───── DATA ─────
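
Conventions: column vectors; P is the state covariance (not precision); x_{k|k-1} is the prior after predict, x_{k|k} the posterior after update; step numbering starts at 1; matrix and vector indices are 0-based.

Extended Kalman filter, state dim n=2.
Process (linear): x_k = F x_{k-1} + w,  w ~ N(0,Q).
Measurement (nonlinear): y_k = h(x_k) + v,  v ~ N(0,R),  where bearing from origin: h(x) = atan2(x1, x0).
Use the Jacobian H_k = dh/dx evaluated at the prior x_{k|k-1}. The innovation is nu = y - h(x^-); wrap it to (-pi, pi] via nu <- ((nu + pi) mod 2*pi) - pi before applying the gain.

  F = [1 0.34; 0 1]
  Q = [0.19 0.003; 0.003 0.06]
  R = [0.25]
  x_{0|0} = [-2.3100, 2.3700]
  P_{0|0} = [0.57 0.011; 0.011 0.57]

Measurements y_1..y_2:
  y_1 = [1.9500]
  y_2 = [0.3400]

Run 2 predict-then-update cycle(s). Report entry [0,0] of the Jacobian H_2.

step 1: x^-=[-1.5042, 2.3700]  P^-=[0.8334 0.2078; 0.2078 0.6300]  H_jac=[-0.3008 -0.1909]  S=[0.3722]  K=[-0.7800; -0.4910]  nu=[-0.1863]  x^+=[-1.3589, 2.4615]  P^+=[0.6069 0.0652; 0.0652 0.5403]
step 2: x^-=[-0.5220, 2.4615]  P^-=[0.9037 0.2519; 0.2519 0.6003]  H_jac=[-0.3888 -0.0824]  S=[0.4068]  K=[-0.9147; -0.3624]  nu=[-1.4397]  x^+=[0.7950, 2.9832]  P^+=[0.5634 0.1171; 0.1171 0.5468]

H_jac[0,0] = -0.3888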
─────
DESCRIPTION OF THE TASK: What you give back should be the full listing, copied exactly.

RESPONSE TO THIS TASK:
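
Conventions: column vectors; P is the state covariance (not precision); x_{k|k-1} is the prior after predict, x_{k|k} the posterior after update; step numbering starts at 1; matrix and vector indices are 0-based.

Extended Kalman filter, state dim n=2.
Process (linear): x_k = F x_{k-1} + w,  w ~ N(0,Q).
Measurement (nonlinear): y_k = h(x_k) + v,  v ~ N(0,R),  where bearing from origin: h(x) = atan2(x1, x0).
Use the Jacobian H_k = dh/dx evaluated at the prior x_{k|k-1}. The innovation is nu = y - h(x^-); wrap it to (-pi, pi] via nu <- ((nu + pi) mod 2*pi) - pi before applying the gain.

  F = [1 0.34; 0 1]
  Q = [0.19 0.003; 0.003 0.06]
  R = [0.25]
  x_{0|0} = [-2.3100, 2.3700]
  P_{0|0} = [0.57 0.011; 0.011 0.57]

Measurements y_1..y_2:
  y_1 = [1.9500]
  y_2 = [0.3400]

Run 2 predict-then-update cycle(s). Report entry [0,0] of the Jacobian H_2.

step 1: x^-=[-1.5042, 2.3700]  P^-=[0.8334 0.2078; 0.2078 0.6300]  H_jac=[-0.3008 -0.1909]  S=[0.3722]  K=[-0.7800; -0.4910]  nu=[-0.1863]  x^+=[-1.3589, 2.4615]  P^+=[0.6069 0.0652; 0.0652 0.5403]
step 2: x^-=[-0.5220, 2.4615]  P^-=[0.9037 0.2519; 0.2519 0.6003]  H_jac=[-0.3888 -0.0824]  S=[0.4068]  K=[-0.9147; -0.3624]  nu=[-1.4397]  x^+=[0.7950, 2.9832]  P^+=[0.5634 0.1171; 0.1171 0.5468]

H_jac[0,0] = -0.3888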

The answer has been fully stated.